═══ INPUT FOR THIS TASK ═══

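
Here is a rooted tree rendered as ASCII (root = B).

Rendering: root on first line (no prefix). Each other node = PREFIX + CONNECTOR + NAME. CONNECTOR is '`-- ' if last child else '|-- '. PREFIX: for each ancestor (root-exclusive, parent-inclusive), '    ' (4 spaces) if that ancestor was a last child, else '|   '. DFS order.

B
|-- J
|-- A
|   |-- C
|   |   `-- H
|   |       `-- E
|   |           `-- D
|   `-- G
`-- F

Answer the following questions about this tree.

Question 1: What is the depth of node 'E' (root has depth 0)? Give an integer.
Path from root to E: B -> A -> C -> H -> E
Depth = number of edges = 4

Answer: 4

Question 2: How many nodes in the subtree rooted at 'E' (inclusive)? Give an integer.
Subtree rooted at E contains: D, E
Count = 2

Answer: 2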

═══
═══ INPUT FOR THIS TASK ═══

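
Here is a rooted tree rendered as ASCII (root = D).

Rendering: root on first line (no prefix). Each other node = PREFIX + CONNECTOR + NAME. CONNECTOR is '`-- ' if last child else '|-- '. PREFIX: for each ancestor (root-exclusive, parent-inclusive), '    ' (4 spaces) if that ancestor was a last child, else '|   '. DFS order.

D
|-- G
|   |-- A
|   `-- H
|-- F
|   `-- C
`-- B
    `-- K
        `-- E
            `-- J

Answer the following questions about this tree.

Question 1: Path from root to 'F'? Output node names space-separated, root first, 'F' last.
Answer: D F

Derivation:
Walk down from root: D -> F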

═══

ACTIVITY: What is needed is each line from the records with the word "rendered" in it.

OUTPUT OF THE EXERCISE:
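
Here is a rooted tree rendered as ASCII (root = B).
Here is a rooted tree rendered as ASCII (root = D).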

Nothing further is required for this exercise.